Segment Start: Data under study

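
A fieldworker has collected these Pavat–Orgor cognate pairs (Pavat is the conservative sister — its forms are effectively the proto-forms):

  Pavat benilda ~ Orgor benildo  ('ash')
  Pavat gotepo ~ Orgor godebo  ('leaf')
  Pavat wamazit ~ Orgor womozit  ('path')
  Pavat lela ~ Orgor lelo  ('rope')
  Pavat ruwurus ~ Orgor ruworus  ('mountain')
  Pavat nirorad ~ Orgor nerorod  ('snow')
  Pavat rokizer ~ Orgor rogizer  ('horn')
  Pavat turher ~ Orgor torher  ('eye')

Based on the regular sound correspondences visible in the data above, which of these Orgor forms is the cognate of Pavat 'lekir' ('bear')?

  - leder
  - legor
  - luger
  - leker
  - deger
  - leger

rokizer ~ rogizer — Pavat k corresponds to Orgor g between vowels (before a front vowel).
nirorad ~ nerorod — Pavat i corresponds to Orgor e after a consonant, before r.
Applying these to Pavat 'lekir':
  lekir → legir   (k→g between vowels (before a front vowel))
  legir → leger   (i→e after a consonant, before r)
So the Orgor cognate is 'leger'.

leger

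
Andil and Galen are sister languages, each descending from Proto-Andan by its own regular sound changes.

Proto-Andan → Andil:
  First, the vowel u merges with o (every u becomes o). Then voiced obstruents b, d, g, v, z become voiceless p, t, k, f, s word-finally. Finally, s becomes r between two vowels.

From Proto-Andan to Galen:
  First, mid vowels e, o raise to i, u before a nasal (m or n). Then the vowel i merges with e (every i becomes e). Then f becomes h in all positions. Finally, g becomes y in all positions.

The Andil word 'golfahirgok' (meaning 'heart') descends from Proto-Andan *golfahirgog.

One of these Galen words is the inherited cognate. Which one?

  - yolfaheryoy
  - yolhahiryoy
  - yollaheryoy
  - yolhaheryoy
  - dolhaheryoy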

Segment End: Data under study

● **Assigned task**
Once you have read the records above, write them out again exactly.

● **Answer**
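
A fieldworker has collected these Pavat–Orgor cognate pairs (Pavat is the conservative sister — its forms are effectively the proto-forms):

  Pavat benilda ~ Orgor benildo  ('ash')
  Pavat gotepo ~ Orgor godebo  ('leaf')
  Pavat wamazit ~ Orgor womozit  ('path')
  Pavat lela ~ Orgor lelo  ('rope')
  Pavat ruwurus ~ Orgor ruworus  ('mountain')
  Pavat nirorad ~ Orgor nerorod  ('snow')
  Pavat rokizer ~ Orgor rogizer  ('horn')
  Pavat turher ~ Orgor torher  ('eye')

Based on the regular sound correspondences visible in the data above, which of these Orgor forms is the cognate of Pavat 'lekir' ('bear')?

  - leder
  - legor
  - luger
  - leker
  - deger
  - leger

rokizer ~ rogizer — Pavat k corresponds to Orgor g between vowels (before a front vowel).
nirorad ~ nerorod — Pavat i corresponds to Orgor e after a consonant, before r.
Applying these to Pavat 'lekir':
  lekir → legir   (k→g between vowels (before a front vowel))
  legir → leger   (i→e after a consonant, before r)
So the Orgor cognate is 'leger'.

leger

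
Andil and Galen are sister languages, each descending from Proto-Andan by its own regular sound changes.

Proto-Andan → Andil:
  First, the vowel u merges with o (every u becomes o). Then voiced obstruents b, d, g, v, z become voiceless p, t, k, f, s word-finally. Finally, s becomes r between two vowels.

From Proto-Andan to Galen:
  First, mid vowels e, o raise to i, u before a nasal (m or n). Then the vowel i merges with e (every i becomes e). Then f becomes h in all positions. Finally, g becomes y in all positions.

The Andil word 'golfahirgok' (meaning 'heart') descends from Proto-Andan *golfahirgog.

One of these Galen words is the inherited cognate. Which one?

  - yolfaheryoy
  - yolhahiryoy
  - yollaheryoy
  - yolhaheryoy
  - dolhaheryoy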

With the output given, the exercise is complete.